--- START ---
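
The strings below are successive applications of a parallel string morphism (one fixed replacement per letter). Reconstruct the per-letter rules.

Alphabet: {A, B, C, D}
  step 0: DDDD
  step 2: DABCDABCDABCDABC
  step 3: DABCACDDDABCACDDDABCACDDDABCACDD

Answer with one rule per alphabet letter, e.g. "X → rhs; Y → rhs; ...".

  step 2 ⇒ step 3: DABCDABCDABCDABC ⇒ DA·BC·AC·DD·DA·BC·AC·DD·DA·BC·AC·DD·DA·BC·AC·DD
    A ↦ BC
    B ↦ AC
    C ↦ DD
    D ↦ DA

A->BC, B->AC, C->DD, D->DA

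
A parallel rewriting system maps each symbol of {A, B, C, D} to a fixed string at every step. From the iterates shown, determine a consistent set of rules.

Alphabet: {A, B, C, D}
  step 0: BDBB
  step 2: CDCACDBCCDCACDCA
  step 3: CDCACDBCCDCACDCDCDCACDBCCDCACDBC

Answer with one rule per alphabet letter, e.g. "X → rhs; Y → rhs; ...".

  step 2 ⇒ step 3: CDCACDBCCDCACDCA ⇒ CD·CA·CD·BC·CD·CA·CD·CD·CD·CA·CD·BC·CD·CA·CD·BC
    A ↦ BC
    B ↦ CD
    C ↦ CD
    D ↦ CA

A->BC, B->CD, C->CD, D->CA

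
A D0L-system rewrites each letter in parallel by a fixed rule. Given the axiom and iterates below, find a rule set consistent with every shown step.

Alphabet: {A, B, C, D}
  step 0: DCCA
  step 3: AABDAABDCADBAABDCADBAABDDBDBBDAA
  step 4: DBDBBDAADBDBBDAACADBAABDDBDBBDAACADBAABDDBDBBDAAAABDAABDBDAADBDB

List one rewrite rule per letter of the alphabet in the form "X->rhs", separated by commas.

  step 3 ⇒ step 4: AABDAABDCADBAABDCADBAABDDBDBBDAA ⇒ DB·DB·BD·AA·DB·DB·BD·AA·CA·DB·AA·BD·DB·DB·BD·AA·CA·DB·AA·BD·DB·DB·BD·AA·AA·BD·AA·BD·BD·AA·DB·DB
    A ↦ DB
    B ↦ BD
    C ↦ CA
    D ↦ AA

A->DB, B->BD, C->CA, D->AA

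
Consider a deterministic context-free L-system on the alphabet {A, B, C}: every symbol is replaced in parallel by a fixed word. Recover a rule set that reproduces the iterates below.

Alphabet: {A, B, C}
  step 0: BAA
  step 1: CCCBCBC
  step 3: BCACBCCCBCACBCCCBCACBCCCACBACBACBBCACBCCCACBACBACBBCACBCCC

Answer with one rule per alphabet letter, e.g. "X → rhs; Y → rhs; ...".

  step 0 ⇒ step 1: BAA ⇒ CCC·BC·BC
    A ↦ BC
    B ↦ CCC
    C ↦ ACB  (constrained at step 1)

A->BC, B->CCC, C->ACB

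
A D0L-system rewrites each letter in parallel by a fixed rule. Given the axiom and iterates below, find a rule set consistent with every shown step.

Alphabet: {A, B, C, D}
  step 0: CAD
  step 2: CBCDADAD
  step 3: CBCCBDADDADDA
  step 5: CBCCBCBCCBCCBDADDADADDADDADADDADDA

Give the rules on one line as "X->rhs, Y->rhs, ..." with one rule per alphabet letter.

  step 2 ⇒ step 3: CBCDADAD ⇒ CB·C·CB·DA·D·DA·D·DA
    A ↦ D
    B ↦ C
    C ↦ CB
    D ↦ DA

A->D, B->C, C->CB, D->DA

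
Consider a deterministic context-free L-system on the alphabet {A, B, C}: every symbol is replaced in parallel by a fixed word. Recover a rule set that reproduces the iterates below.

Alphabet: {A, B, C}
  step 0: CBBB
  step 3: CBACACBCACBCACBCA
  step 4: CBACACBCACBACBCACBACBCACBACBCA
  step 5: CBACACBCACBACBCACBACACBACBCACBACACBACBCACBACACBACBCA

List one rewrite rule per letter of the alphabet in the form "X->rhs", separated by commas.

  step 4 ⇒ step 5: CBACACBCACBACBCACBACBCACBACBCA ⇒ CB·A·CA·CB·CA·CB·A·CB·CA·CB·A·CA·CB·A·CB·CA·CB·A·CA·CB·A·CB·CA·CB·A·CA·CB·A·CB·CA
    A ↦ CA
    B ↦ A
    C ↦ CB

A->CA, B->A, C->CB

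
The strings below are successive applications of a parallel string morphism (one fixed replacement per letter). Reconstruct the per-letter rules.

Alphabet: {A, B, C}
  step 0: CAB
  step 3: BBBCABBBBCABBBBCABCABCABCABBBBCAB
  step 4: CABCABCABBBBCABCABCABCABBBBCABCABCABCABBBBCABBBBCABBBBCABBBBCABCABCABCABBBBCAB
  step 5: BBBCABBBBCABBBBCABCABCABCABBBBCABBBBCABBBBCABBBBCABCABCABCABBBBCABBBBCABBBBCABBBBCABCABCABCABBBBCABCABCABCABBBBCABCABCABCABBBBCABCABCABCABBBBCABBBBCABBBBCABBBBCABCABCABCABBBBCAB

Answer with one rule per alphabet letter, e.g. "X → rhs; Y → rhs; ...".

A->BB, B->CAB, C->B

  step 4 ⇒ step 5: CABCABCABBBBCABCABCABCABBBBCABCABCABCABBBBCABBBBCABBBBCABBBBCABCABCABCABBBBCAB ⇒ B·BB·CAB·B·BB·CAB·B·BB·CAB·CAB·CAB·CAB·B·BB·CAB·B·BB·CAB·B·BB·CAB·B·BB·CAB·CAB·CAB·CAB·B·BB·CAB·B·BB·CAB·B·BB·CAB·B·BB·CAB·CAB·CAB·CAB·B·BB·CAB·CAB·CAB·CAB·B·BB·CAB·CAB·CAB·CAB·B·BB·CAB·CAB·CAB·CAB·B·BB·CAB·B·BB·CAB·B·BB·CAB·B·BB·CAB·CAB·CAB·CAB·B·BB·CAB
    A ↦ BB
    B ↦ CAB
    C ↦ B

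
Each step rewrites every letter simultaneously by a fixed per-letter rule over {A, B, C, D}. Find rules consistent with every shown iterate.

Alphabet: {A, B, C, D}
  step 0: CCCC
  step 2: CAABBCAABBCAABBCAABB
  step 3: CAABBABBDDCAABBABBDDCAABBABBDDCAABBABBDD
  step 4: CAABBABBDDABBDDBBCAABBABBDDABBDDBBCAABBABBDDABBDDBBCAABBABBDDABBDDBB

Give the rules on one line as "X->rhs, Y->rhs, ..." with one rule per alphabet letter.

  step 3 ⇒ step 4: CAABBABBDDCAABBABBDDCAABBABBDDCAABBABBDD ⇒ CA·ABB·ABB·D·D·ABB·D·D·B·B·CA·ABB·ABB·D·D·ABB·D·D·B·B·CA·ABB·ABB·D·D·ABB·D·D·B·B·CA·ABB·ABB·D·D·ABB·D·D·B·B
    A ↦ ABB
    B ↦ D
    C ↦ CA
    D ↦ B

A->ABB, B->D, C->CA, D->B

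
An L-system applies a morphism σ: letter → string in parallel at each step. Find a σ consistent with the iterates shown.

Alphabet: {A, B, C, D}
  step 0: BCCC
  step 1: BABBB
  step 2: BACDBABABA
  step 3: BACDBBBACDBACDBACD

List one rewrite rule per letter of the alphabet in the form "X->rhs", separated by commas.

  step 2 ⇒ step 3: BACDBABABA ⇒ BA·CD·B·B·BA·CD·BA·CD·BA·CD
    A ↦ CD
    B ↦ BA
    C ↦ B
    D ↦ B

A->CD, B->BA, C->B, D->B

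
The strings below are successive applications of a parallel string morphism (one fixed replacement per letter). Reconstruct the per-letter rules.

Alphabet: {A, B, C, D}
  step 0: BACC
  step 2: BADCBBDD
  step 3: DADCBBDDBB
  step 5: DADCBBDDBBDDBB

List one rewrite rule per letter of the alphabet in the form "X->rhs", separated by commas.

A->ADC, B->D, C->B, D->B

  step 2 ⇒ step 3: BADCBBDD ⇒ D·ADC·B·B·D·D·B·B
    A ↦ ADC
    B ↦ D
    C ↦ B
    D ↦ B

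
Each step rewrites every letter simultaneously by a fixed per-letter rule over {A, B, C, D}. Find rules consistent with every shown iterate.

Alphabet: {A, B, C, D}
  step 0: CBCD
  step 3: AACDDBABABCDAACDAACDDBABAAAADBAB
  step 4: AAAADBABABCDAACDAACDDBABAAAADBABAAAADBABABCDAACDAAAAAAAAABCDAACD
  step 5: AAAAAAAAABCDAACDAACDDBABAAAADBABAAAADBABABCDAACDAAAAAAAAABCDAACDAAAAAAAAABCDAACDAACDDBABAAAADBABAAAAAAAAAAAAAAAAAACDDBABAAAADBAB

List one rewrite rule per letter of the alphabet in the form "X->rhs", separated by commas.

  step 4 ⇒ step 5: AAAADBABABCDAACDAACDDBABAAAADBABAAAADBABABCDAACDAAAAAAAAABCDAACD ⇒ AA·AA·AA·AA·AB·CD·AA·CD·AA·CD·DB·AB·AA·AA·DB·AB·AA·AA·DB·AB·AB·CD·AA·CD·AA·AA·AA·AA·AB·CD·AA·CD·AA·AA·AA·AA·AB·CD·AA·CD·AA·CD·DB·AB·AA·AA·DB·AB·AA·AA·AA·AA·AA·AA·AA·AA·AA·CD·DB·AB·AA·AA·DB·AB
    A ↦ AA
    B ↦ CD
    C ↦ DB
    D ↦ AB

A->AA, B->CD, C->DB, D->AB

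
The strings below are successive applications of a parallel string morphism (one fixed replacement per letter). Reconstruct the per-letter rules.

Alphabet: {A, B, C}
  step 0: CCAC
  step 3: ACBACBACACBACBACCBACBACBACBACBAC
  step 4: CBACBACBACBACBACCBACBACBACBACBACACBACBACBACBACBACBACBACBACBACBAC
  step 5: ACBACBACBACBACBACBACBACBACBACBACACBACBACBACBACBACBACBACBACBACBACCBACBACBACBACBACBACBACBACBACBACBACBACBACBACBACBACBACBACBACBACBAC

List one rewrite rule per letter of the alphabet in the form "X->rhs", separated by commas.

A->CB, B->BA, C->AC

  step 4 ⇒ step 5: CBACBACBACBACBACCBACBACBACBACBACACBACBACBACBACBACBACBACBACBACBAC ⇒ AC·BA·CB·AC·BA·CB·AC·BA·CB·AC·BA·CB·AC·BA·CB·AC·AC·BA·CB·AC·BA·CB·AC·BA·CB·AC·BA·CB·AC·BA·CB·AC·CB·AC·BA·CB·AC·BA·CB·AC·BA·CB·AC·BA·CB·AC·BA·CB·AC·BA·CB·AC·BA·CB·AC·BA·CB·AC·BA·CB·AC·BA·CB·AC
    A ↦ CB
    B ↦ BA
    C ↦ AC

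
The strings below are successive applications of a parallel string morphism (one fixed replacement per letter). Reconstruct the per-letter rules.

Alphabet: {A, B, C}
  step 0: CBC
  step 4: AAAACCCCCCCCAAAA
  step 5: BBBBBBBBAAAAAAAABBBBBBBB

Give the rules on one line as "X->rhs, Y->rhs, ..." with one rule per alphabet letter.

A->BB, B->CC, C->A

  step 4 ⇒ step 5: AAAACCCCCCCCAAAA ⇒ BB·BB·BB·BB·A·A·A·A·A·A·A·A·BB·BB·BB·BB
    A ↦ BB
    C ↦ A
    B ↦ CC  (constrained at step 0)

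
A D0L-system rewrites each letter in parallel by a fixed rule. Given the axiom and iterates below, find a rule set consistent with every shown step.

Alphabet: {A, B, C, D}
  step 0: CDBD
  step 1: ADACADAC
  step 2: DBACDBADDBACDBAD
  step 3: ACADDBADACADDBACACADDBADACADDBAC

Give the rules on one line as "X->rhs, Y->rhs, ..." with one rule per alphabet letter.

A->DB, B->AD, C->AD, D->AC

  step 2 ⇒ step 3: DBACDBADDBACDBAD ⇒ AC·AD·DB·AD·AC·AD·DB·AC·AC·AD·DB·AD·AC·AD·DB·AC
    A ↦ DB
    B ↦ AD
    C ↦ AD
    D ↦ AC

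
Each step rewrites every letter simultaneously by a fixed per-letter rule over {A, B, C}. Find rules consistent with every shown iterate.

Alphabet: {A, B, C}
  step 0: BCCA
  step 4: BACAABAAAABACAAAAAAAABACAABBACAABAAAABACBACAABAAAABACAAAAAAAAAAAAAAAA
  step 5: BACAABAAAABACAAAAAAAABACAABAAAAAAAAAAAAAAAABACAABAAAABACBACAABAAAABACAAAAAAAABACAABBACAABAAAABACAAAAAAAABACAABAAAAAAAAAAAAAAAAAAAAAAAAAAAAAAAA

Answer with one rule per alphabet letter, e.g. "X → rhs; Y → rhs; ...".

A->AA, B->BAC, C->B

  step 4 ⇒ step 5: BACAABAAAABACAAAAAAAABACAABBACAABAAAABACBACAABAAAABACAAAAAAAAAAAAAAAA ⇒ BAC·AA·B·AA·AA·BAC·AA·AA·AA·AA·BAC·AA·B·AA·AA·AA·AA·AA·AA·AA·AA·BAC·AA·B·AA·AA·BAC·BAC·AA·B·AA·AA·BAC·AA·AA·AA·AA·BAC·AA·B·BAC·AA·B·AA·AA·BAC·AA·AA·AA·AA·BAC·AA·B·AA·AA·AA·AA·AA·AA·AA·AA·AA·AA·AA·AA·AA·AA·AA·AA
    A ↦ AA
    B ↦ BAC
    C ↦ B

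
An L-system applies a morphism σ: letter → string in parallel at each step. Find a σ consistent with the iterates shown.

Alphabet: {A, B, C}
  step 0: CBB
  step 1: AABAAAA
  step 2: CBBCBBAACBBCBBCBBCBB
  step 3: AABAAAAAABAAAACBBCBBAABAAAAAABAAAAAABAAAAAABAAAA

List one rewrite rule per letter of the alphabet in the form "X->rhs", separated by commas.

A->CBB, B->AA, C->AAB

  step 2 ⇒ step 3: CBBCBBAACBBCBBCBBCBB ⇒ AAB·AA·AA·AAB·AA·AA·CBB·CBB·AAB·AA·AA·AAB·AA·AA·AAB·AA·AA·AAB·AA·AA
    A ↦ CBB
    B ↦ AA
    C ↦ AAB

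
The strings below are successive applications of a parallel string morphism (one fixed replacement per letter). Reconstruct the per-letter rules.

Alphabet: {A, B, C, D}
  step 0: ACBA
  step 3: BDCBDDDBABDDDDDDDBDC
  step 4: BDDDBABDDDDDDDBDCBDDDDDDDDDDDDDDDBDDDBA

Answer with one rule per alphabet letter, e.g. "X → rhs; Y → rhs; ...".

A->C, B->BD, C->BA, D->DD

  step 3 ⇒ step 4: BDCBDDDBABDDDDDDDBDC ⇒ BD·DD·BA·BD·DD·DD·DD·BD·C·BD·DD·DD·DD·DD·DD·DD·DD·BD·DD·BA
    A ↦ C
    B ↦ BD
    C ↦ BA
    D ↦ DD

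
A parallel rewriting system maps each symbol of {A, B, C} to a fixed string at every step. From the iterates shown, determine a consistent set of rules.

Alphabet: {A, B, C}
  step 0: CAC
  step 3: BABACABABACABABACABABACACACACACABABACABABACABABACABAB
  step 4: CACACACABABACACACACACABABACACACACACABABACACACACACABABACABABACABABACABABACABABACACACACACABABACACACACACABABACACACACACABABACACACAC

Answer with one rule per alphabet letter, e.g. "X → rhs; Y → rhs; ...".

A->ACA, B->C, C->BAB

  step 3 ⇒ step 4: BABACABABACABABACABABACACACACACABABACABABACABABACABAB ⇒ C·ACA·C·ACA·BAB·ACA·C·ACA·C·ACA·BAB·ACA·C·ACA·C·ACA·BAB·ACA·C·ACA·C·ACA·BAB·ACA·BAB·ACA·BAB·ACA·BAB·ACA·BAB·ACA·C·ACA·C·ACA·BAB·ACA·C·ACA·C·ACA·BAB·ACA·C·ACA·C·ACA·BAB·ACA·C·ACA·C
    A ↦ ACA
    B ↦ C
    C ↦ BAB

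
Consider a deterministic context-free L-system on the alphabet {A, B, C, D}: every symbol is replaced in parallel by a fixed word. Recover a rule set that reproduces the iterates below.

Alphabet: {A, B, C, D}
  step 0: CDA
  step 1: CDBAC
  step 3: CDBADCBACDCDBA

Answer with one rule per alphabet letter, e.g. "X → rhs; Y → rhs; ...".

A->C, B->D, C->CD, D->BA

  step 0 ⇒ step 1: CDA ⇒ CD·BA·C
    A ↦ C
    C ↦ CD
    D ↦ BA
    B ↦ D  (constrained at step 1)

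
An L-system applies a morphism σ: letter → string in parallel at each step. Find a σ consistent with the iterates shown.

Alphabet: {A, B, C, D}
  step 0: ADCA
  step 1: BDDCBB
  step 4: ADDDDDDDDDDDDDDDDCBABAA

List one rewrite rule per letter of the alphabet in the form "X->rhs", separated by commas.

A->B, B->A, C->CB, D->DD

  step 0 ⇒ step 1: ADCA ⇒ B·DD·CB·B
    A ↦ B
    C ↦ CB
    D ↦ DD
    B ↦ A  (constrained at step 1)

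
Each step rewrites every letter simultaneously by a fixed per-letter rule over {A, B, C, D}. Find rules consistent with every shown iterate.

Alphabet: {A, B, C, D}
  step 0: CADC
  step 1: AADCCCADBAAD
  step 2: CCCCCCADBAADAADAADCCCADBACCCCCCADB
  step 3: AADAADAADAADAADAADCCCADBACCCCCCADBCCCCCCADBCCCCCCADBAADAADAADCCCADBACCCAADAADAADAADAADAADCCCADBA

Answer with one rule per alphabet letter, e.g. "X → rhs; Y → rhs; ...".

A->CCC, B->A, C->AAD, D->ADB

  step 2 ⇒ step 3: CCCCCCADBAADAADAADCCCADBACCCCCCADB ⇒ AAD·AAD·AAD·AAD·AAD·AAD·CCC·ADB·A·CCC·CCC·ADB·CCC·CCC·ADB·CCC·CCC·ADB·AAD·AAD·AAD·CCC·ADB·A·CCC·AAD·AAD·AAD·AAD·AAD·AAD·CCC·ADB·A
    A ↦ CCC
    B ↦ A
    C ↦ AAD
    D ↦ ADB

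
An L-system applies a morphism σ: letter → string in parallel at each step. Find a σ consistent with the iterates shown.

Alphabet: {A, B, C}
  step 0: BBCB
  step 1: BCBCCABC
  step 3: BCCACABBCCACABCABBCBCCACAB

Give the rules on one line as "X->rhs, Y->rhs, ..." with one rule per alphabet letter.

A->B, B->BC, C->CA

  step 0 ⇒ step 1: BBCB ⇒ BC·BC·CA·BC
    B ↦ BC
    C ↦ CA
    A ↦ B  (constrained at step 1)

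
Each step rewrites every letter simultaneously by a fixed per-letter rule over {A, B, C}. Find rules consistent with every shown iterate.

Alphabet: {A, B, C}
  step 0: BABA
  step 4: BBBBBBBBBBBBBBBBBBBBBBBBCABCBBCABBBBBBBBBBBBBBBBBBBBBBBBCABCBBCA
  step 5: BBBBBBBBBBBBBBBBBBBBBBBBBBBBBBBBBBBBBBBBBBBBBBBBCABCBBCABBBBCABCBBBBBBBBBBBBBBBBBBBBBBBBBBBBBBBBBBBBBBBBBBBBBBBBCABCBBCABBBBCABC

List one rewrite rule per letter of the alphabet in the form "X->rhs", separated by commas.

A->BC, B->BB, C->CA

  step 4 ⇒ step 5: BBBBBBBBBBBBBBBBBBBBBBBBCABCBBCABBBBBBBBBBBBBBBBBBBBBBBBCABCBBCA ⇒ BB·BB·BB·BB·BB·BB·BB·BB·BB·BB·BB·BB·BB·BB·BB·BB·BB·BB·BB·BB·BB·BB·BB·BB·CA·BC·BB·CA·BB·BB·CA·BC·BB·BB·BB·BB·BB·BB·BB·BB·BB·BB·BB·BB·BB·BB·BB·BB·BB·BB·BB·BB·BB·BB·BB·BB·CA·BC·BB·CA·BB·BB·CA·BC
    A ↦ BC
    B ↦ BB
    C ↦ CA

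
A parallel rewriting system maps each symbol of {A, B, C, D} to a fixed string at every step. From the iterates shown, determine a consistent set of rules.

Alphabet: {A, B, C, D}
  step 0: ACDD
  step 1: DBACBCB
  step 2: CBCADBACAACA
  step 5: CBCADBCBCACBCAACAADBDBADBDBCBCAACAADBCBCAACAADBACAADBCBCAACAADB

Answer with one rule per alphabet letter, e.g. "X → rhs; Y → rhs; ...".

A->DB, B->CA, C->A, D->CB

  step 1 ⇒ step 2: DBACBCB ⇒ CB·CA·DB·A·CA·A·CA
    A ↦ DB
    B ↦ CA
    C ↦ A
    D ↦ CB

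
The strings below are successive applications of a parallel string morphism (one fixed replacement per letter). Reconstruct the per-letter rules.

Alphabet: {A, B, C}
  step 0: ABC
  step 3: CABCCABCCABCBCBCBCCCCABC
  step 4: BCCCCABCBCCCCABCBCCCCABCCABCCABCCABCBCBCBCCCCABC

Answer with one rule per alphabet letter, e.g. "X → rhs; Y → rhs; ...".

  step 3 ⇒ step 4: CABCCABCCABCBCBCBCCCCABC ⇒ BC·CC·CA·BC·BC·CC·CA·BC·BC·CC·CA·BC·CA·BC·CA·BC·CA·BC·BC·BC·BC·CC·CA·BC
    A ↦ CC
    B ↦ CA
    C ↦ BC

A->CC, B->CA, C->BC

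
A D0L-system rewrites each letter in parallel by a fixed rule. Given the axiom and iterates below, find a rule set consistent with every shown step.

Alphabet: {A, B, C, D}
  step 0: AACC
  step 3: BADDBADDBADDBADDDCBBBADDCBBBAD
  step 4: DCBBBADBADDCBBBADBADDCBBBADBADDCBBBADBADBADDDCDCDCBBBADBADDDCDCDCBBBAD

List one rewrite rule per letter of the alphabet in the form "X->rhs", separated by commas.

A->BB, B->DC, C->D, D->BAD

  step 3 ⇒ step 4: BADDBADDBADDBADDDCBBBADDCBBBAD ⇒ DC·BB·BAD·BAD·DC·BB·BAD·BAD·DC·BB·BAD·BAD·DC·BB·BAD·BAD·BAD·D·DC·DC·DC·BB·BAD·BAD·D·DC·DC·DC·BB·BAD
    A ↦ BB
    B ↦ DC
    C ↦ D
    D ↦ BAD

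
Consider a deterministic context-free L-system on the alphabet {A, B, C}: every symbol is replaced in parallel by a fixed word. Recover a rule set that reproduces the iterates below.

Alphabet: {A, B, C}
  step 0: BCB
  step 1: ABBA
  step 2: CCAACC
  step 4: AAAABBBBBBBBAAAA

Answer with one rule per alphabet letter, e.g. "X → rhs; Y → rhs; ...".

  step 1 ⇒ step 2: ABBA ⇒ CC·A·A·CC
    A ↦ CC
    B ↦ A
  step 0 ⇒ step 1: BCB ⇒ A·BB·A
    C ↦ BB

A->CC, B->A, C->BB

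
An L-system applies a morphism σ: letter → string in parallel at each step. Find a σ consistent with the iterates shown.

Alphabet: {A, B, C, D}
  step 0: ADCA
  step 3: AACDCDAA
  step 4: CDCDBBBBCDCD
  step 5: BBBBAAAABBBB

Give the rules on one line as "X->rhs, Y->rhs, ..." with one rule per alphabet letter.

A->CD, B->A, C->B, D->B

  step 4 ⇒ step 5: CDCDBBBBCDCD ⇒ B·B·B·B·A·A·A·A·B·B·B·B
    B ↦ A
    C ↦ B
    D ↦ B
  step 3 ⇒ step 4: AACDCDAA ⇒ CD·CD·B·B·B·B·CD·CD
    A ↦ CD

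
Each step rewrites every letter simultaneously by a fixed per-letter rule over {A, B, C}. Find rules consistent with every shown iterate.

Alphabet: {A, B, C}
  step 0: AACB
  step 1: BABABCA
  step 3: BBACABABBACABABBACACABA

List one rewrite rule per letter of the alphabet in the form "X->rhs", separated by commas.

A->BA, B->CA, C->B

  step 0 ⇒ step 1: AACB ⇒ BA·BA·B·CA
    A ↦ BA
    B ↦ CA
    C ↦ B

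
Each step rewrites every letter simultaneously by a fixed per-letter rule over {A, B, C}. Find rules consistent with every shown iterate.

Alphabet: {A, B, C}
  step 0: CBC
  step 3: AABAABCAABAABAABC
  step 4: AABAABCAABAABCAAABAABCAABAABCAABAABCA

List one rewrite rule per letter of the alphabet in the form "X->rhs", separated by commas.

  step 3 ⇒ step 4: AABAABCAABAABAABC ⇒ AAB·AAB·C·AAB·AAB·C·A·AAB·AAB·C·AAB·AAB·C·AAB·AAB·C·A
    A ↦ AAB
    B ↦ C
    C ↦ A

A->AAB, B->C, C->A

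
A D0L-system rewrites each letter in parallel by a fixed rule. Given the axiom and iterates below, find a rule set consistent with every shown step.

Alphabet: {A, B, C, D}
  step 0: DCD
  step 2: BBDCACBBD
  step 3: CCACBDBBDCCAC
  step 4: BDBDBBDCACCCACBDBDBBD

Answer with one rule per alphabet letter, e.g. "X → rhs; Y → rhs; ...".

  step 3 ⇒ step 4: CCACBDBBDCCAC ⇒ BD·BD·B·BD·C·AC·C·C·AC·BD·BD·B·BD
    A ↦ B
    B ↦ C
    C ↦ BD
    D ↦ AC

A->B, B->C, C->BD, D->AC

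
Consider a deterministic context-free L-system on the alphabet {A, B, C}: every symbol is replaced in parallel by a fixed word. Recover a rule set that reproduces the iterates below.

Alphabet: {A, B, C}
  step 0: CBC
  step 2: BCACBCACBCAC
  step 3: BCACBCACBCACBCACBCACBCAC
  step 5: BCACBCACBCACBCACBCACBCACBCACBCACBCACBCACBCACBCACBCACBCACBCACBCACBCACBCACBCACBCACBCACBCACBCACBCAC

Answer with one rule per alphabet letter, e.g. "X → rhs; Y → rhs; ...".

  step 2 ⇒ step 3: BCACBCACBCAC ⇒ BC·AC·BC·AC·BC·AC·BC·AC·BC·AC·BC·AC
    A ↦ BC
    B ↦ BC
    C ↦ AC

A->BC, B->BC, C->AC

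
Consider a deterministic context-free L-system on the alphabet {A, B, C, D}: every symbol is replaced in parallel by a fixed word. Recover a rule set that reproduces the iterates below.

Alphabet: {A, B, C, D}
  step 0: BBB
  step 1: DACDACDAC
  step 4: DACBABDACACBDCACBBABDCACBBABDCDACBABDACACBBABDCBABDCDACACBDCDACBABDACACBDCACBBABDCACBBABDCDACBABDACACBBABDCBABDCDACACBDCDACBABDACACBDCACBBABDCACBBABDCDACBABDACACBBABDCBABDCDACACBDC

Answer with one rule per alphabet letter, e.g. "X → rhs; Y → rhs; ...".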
--- END ---
[Task statement]
Reprint the data above from the opening line to the line holding "step 3: CDCACDBCCDCACDCDCDCACDBCCDCACDBC", inclusive, and nothing else.

[Answer for this exercise]
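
The strings below are successive applications of a parallel string morphism (one fixed replacement per letter). Reconstruct the per-letter rules.

Alphabet: {A, B, C, D}
  step 0: DDDD
  step 2: DABCDABCDABCDABC
  step 3: DABCACDDDABCACDDDABCACDDDABCACDD

Answer with one rule per alphabet letter, e.g. "X → rhs; Y → rhs; ...".

  step 2 ⇒ step 3: DABCDABCDABCDABC ⇒ DA·BC·AC·DD·DA·BC·AC·DD·DA·BC·AC·DD·DA·BC·AC·DD
    A ↦ BC
    B ↦ AC
    C ↦ DD
    D ↦ DA

A->BC, B->AC, C->DD, D->DA

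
A parallel rewriting system maps each symbol of {A, B, C, D} to a fixed string at every step. From the iterates shown, determine a consistent set of rules.

Alphabet: {A, B, C, D}
  step 0: BDBB
  step 2: CDCACDBCCDCACDCA
  step 3: CDCACDBCCDCACDCDCDCACDBCCDCACDBC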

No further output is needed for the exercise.